*** Opening Supplied material ***

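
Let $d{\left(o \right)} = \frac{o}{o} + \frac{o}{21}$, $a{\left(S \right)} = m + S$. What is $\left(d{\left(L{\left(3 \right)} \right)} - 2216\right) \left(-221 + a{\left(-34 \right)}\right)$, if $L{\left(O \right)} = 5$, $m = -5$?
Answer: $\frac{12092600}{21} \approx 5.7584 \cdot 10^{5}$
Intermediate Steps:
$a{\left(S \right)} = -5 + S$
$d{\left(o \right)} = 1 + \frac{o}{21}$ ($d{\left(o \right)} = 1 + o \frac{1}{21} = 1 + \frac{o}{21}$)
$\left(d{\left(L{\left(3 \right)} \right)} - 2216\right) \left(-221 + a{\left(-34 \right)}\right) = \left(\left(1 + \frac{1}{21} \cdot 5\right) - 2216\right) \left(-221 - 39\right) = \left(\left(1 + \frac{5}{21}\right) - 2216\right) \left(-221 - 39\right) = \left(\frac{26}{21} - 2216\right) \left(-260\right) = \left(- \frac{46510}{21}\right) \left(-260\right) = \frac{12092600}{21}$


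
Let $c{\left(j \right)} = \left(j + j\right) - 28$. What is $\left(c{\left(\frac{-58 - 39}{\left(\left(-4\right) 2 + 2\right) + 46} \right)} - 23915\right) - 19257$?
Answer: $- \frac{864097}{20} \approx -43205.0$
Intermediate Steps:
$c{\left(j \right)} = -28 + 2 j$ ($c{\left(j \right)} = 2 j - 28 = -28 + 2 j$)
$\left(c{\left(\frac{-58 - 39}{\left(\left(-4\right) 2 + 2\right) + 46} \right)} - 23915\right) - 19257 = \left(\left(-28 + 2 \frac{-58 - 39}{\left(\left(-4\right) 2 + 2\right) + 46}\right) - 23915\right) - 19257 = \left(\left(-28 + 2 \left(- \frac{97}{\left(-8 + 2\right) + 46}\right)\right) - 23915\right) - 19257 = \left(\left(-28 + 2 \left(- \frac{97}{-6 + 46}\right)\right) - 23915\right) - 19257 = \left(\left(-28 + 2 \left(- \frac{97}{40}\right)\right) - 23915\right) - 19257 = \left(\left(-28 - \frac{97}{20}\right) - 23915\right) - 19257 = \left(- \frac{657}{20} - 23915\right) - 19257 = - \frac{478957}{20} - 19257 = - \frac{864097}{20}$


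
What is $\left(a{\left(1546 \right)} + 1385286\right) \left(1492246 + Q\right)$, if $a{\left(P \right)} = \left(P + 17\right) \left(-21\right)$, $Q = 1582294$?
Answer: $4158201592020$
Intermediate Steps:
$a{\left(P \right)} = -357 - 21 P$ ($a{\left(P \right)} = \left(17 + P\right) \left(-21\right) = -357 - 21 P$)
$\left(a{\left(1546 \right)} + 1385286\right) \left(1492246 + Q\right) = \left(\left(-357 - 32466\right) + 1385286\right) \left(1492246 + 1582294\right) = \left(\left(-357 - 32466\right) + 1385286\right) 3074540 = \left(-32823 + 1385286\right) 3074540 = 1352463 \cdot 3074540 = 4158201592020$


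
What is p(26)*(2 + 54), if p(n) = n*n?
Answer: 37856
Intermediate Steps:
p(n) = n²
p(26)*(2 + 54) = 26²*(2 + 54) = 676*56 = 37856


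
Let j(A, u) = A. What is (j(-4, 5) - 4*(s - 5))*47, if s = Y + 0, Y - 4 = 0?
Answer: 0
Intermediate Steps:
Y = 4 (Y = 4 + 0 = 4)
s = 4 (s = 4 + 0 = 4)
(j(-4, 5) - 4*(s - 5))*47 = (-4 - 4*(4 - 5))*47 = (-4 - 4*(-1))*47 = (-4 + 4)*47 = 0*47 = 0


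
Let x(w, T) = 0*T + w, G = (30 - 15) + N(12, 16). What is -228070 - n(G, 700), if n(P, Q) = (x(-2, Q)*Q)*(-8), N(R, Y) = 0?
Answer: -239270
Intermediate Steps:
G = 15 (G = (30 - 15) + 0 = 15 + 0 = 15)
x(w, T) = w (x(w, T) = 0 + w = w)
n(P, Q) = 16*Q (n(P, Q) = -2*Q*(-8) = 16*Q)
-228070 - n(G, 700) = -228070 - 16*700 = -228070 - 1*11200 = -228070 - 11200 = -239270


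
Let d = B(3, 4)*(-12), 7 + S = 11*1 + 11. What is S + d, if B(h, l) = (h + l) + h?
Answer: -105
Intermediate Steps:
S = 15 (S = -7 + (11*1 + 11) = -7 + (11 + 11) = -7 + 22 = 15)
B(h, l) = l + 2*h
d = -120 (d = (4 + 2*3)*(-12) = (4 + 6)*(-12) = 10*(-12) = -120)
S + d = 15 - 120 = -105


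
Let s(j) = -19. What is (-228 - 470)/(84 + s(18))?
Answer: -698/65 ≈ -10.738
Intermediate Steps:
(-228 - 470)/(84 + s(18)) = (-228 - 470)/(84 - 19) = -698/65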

*** Closing Supplied material ***
*** Opening Supplied material ***

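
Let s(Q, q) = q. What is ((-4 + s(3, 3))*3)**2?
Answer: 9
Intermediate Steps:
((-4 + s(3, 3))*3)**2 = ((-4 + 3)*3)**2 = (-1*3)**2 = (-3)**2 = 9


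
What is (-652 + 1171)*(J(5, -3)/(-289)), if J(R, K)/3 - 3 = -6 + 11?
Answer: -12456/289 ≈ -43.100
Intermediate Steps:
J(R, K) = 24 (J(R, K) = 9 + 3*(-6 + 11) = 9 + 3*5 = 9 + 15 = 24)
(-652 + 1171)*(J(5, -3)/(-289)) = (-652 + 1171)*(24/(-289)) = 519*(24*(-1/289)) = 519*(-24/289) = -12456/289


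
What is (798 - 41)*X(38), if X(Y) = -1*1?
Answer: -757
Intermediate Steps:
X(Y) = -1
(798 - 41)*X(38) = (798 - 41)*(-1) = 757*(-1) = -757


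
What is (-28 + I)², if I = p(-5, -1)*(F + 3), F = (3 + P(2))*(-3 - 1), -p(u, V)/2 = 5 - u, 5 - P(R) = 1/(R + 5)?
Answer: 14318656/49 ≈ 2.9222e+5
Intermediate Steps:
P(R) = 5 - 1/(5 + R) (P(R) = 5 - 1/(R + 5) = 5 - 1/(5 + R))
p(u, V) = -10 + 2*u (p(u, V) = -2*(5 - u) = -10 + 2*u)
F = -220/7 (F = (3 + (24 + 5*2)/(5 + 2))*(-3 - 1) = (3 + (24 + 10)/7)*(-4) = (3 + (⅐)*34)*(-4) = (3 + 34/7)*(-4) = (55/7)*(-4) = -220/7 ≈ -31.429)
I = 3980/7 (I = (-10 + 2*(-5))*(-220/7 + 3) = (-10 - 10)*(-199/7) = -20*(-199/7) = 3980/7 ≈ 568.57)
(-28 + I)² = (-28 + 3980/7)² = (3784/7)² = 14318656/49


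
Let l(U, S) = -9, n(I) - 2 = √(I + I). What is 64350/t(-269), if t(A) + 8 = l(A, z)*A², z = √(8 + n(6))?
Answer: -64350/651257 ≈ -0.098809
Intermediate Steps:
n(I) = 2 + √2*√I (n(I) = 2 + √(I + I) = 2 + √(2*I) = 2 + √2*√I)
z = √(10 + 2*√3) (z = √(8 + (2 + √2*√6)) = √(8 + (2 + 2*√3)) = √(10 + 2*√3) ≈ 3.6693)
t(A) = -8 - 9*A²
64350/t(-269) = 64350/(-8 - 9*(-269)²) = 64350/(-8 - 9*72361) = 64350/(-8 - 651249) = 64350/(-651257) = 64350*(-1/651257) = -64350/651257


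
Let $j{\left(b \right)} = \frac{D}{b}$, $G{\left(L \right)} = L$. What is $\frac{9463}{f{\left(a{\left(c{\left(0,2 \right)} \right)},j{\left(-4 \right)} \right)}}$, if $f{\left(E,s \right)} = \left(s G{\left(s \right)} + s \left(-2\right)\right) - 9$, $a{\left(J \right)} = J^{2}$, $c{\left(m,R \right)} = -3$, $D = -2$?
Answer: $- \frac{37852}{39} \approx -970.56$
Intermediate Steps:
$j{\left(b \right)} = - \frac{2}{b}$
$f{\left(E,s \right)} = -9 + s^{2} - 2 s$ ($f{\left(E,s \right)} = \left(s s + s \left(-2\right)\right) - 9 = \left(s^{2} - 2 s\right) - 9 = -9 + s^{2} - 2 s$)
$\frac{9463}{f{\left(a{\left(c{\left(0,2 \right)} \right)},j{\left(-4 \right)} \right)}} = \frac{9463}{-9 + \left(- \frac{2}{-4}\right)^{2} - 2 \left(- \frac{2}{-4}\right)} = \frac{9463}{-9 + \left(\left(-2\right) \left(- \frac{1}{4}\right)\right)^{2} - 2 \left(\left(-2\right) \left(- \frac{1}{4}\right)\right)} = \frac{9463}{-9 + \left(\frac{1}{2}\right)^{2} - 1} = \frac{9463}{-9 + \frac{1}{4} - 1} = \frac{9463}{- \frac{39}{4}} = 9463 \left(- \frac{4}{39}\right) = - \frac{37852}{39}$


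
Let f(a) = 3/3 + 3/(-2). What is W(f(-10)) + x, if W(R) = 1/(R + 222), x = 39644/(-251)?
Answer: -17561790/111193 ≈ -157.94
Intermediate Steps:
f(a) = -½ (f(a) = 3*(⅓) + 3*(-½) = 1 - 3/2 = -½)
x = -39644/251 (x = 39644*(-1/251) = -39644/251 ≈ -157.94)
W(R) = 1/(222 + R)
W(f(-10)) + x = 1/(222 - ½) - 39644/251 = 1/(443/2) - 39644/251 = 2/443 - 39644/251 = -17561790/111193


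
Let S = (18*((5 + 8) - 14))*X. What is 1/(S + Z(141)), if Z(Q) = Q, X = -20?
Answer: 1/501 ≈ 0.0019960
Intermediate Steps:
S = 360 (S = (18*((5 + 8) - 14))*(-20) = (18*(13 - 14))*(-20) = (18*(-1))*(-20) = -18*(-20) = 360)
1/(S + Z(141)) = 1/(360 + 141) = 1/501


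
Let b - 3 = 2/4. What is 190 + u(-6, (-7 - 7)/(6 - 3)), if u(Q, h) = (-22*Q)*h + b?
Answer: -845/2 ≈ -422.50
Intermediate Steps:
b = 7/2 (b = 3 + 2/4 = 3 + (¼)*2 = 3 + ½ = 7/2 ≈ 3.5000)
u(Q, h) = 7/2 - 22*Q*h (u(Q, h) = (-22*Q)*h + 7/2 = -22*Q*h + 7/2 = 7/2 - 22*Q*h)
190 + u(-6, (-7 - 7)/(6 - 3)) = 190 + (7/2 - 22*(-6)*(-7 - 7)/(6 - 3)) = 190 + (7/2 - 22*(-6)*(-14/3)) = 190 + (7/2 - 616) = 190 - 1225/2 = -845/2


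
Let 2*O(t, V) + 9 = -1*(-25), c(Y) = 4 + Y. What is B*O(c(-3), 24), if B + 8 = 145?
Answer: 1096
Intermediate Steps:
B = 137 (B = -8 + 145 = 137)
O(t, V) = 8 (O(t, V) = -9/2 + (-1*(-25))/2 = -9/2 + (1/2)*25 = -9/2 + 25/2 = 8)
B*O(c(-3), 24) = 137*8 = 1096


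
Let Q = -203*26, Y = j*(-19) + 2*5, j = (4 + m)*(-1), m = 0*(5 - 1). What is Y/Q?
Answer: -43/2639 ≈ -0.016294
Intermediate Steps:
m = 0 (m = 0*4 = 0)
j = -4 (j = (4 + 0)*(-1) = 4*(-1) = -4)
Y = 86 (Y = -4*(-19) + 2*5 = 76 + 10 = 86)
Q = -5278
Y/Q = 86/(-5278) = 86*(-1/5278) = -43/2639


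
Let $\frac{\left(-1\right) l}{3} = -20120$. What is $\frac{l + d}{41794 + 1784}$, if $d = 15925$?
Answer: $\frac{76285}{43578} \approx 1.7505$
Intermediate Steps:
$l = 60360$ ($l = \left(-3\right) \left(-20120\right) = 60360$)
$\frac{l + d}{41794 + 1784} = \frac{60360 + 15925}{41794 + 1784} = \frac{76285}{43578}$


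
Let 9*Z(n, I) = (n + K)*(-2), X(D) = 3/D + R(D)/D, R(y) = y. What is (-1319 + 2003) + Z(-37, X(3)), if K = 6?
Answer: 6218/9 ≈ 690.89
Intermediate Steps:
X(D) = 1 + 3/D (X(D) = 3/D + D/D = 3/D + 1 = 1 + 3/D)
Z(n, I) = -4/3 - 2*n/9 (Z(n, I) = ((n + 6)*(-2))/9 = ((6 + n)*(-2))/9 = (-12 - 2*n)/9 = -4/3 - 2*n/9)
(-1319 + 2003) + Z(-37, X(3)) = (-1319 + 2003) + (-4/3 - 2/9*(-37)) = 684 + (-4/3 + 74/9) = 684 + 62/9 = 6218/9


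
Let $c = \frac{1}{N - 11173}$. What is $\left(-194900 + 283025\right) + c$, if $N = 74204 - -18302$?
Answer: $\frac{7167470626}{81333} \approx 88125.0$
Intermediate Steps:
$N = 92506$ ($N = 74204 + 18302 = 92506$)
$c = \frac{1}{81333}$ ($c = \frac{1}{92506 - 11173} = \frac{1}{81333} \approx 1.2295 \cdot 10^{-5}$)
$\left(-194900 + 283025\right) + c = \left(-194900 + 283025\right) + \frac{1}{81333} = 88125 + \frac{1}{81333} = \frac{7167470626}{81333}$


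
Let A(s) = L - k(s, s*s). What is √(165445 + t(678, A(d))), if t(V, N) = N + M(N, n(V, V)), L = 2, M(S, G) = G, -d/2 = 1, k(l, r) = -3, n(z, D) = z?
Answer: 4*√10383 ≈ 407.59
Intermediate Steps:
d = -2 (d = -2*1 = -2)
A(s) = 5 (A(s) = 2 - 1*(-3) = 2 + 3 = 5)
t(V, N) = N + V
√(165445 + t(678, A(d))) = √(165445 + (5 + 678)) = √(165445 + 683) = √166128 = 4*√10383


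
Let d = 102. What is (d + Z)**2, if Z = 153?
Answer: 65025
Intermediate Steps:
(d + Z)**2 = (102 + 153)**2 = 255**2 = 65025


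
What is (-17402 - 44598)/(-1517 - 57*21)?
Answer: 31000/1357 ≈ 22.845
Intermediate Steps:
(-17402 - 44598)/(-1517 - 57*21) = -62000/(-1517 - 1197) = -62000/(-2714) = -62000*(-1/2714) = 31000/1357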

*** Closing Supplied material ***

**Task prompt**
What is needed is a verbatim copy of every line in the records above from the one containing "Answer: -17561790/111193 ≈ -157.94" down to the one containing "Answer: 1096", both included, and nothing more.

**Response**
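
Answer: -17561790/111193 ≈ -157.94
Intermediate Steps:
f(a) = -½ (f(a) = 3*(⅓) + 3*(-½) = 1 - 3/2 = -½)
x = -39644/251 (x = 39644*(-1/251) = -39644/251 ≈ -157.94)
W(R) = 1/(222 + R)
W(f(-10)) + x = 1/(222 - ½) - 39644/251 = 1/(443/2) - 39644/251 = 2/443 - 39644/251 = -17561790/111193


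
Let S = (18*((5 + 8) - 14))*X. What is 1/(S + Z(141)), if Z(Q) = Q, X = -20?
Answer: 1/501 ≈ 0.0019960
Intermediate Steps:
S = 360 (S = (18*((5 + 8) - 14))*(-20) = (18*(13 - 14))*(-20) = (18*(-1))*(-20) = -18*(-20) = 360)
1/(S + Z(141)) = 1/(360 + 141) = 1/501


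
Let b - 3 = 2/4. What is 190 + u(-6, (-7 - 7)/(6 - 3)), if u(Q, h) = (-22*Q)*h + b?
Answer: -845/2 ≈ -422.50
Intermediate Steps:
b = 7/2 (b = 3 + 2/4 = 3 + (¼)*2 = 3 + ½ = 7/2 ≈ 3.5000)
u(Q, h) = 7/2 - 22*Q*h (u(Q, h) = (-22*Q)*h + 7/2 = -22*Q*h + 7/2 = 7/2 - 22*Q*h)
190 + u(-6, (-7 - 7)/(6 - 3)) = 190 + (7/2 - 22*(-6)*(-7 - 7)/(6 - 3)) = 190 + (7/2 - 22*(-6)*(-14/3)) = 190 + (7/2 - 616) = 190 - 1225/2 = -845/2


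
Let 2*O(t, V) + 9 = -1*(-25), c(Y) = 4 + Y. What is B*O(c(-3), 24), if B + 8 = 145?
Answer: 1096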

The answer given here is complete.